Please repeat every line below exactly, from the first to the last.
==*==
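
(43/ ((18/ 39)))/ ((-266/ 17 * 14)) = -9503/22344 = -0.43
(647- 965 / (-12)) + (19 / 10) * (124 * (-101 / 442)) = 8931677/13260 = 673.58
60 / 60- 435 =-434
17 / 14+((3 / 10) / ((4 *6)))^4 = 348160007/286720000 = 1.21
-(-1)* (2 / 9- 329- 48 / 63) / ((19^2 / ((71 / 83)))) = -0.78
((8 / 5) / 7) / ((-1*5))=-8/175 = -0.05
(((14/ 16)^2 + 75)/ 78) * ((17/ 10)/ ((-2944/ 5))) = -6341/2260992 = 0.00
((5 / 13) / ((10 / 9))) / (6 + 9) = 3/130 = 0.02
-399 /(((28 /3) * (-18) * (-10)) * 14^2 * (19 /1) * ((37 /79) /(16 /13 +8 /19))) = -4029/17912440 = 0.00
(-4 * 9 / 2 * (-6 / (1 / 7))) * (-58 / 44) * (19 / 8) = -104139/44 = -2366.80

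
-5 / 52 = -0.10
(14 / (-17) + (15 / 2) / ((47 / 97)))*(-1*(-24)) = 281028/799 = 351.72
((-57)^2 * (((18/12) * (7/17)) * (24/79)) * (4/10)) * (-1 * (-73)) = 119537208/6715 = 17801.52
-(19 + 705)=-724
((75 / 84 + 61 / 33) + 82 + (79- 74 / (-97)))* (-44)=-14744185/2037 = -7238.19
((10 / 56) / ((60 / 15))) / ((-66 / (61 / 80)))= -61/118272 = 0.00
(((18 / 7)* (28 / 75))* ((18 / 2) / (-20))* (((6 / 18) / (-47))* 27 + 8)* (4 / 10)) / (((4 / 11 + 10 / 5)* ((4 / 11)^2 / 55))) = -145077669/611000 = -237.44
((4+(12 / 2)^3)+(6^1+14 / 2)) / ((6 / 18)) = 699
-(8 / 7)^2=-64/49 = -1.31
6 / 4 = 3/2 = 1.50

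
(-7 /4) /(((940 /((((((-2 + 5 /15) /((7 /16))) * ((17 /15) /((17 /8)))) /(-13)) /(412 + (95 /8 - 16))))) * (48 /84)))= -112/89716185 = 0.00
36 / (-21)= -12/7 = -1.71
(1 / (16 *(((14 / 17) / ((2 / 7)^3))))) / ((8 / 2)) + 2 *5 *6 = 2304977/38416 = 60.00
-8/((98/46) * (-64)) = 23/392 = 0.06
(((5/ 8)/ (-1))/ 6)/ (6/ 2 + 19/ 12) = -1/44 = -0.02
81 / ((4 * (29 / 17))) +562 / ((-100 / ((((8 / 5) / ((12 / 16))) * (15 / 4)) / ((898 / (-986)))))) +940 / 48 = 157853393/1953150 = 80.82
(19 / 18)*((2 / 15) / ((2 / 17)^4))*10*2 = 1586899/108 = 14693.51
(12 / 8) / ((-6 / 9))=-9/4 = -2.25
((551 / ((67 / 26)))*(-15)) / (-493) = 7410/1139 = 6.51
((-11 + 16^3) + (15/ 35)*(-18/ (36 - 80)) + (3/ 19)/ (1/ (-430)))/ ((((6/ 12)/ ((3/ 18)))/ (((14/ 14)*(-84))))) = -112483.86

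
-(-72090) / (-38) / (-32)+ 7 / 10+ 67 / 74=6848901/112480 = 60.89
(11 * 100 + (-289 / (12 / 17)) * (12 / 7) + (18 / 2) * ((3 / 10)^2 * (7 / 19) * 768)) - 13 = 2042648/3325 = 614.33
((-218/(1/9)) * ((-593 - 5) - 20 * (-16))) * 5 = 2727180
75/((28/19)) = 1425/28 = 50.89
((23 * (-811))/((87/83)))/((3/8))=-12385592/261 = -47454.38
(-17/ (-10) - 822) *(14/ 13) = -4417/5 = -883.40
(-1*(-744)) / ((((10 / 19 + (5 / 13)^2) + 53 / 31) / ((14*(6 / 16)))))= 194403573/118649 = 1638.48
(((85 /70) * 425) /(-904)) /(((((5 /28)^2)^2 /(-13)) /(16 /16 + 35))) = 742262976/2825 = 262747.96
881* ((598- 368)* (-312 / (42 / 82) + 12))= -846993400/7 = -120999057.14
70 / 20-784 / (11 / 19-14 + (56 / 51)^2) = 67.68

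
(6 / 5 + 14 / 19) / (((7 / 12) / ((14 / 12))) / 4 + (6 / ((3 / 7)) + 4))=1472/13775 = 0.11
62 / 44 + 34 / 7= 965/154 = 6.27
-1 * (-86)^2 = -7396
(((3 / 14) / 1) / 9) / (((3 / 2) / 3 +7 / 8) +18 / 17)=0.01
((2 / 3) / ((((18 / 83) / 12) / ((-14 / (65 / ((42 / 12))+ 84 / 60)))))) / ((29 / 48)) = -2602880/60813 = -42.80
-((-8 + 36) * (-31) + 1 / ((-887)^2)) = 682915491/786769 = 868.00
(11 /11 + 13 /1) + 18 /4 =37/2 = 18.50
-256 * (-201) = 51456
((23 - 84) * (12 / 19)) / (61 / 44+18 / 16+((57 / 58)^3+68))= -392760456/728511623 = -0.54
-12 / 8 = -3/2 = -1.50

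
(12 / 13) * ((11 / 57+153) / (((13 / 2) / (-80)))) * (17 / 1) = -95004160/3211 = -29587.09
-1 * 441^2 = -194481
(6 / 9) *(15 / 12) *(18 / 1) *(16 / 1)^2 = 3840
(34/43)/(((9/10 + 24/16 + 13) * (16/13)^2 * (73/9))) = 129285/30937984 = 0.00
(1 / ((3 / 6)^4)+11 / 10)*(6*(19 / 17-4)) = -25137/85 = -295.73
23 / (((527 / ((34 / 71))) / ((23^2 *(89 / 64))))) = 1082863/70432 = 15.37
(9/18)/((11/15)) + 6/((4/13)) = 222/11 = 20.18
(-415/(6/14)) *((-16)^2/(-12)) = 185920/9 = 20657.78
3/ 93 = 1/31 = 0.03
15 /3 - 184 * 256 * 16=-753659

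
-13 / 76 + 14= 1051/76 = 13.83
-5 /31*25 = -125/31 = -4.03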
==*==
◆ **Answer area**:
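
(43/ ((18/ 39)))/ ((-266/ 17 * 14)) = -9503/22344 = -0.43
(647- 965 / (-12)) + (19 / 10) * (124 * (-101 / 442)) = 8931677/13260 = 673.58
60 / 60- 435 =-434
17 / 14+((3 / 10) / ((4 *6)))^4 = 348160007/286720000 = 1.21
-(-1)* (2 / 9- 329- 48 / 63) / ((19^2 / ((71 / 83)))) = -0.78
((8 / 5) / 7) / ((-1*5))=-8/175 = -0.05
(((14/ 16)^2 + 75)/ 78) * ((17/ 10)/ ((-2944/ 5))) = -6341/2260992 = 0.00
((5 / 13) / ((10 / 9))) / (6 + 9) = 3/130 = 0.02
-399 /(((28 /3) * (-18) * (-10)) * 14^2 * (19 /1) * ((37 /79) /(16 /13 +8 /19))) = -4029/17912440 = 0.00
(-4 * 9 / 2 * (-6 / (1 / 7))) * (-58 / 44) * (19 / 8) = -104139/44 = -2366.80

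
-5 / 52 = -0.10
(14 / (-17) + (15 / 2) / ((47 / 97)))*(-1*(-24)) = 281028/799 = 351.72
((-57)^2 * (((18/12) * (7/17)) * (24/79)) * (4/10)) * (-1 * (-73)) = 119537208/6715 = 17801.52
-(19 + 705)=-724
((75 / 84 + 61 / 33) + 82 + (79- 74 / (-97)))* (-44)=-14744185/2037 = -7238.19
((10 / 56) / ((60 / 15))) / ((-66 / (61 / 80)))= -61/118272 = 0.00
(((18 / 7)* (28 / 75))* ((18 / 2) / (-20))* (((6 / 18) / (-47))* 27 + 8)* (4 / 10)) / (((4 / 11 + 10 / 5)* ((4 / 11)^2 / 55))) = -145077669/611000 = -237.44
((4+(12 / 2)^3)+(6^1+14 / 2)) / ((6 / 18)) = 699
-(8 / 7)^2=-64/49 = -1.31
6 / 4 = 3/2 = 1.50

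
(-7 /4) /(((940 /((((((-2 + 5 /15) /((7 /16))) * ((17 /15) /((17 /8)))) /(-13)) /(412 + (95 /8 - 16))))) * (48 /84)))= -112/89716185 = 0.00
36 / (-21)= -12/7 = -1.71
(1 / (16 *(((14 / 17) / ((2 / 7)^3))))) / ((8 / 2)) + 2 *5 *6 = 2304977/38416 = 60.00
-8/((98/46) * (-64)) = 23/392 = 0.06
(((5/ 8)/ (-1))/ 6)/ (6/ 2 + 19/ 12) = -1/44 = -0.02
81 / ((4 * (29 / 17))) +562 / ((-100 / ((((8 / 5) / ((12 / 16))) * (15 / 4)) / ((898 / (-986)))))) +940 / 48 = 157853393/1953150 = 80.82
(19 / 18)*((2 / 15) / ((2 / 17)^4))*10*2 = 1586899/108 = 14693.51
(12 / 8) / ((-6 / 9))=-9/4 = -2.25
((551 / ((67 / 26)))*(-15)) / (-493) = 7410/1139 = 6.51
((-11 + 16^3) + (15/ 35)*(-18/ (36 - 80)) + (3/ 19)/ (1/ (-430)))/ ((((6/ 12)/ ((3/ 18)))/ (((14/ 14)*(-84))))) = -112483.86

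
-(-72090) / (-38) / (-32)+ 7 / 10+ 67 / 74=6848901/112480 = 60.89
(11 * 100 + (-289 / (12 / 17)) * (12 / 7) + (18 / 2) * ((3 / 10)^2 * (7 / 19) * 768)) - 13 = 2042648/3325 = 614.33
((-218/(1/9)) * ((-593 - 5) - 20 * (-16))) * 5 = 2727180
75/((28/19)) = 1425/28 = 50.89
((23 * (-811))/((87/83)))/((3/8))=-12385592/261 = -47454.38
(-17/ (-10) - 822) *(14/ 13) = -4417/5 = -883.40
(-1*(-744)) / ((((10 / 19 + (5 / 13)^2) + 53 / 31) / ((14*(6 / 16)))))= 194403573/118649 = 1638.48
(((85 /70) * 425) /(-904)) /(((((5 /28)^2)^2 /(-13)) /(16 /16 + 35))) = 742262976/2825 = 262747.96
881* ((598- 368)* (-312 / (42 / 82) + 12))= -846993400/7 = -120999057.14
70 / 20-784 / (11 / 19-14 + (56 / 51)^2) = 67.68

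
(6 / 5 + 14 / 19) / (((7 / 12) / ((14 / 12))) / 4 + (6 / ((3 / 7)) + 4))=1472/13775 = 0.11
62 / 44 + 34 / 7= 965/154 = 6.27
-1 * (-86)^2 = -7396
(((3 / 14) / 1) / 9) / (((3 / 2) / 3 +7 / 8) +18 / 17)=0.01
((2 / 3) / ((((18 / 83) / 12) / ((-14 / (65 / ((42 / 12))+ 84 / 60)))))) / ((29 / 48)) = -2602880/60813 = -42.80
-((-8 + 36) * (-31) + 1 / ((-887)^2)) = 682915491/786769 = 868.00
(11 /11 + 13 /1) + 18 /4 =37/2 = 18.50
-256 * (-201) = 51456
((23 - 84) * (12 / 19)) / (61 / 44+18 / 16+((57 / 58)^3+68))= -392760456/728511623 = -0.54
-12 / 8 = -3/2 = -1.50

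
(12 / 13) * ((11 / 57+153) / (((13 / 2) / (-80)))) * (17 / 1) = -95004160/3211 = -29587.09
-1 * 441^2 = -194481
(6 / 9) *(15 / 12) *(18 / 1) *(16 / 1)^2 = 3840
(34/43)/(((9/10 + 24/16 + 13) * (16/13)^2 * (73/9))) = 129285/30937984 = 0.00
(1 / ((3 / 6)^4)+11 / 10)*(6*(19 / 17-4)) = -25137/85 = -295.73
23 / (((527 / ((34 / 71))) / ((23^2 *(89 / 64))))) = 1082863/70432 = 15.37
(9/18)/((11/15)) + 6/((4/13)) = 222/11 = 20.18
(-415/(6/14)) *((-16)^2/(-12)) = 185920/9 = 20657.78
3/ 93 = 1/31 = 0.03
15 /3 - 184 * 256 * 16=-753659

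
-13 / 76 + 14= 1051/76 = 13.83
-5 /31*25 = -125/31 = -4.03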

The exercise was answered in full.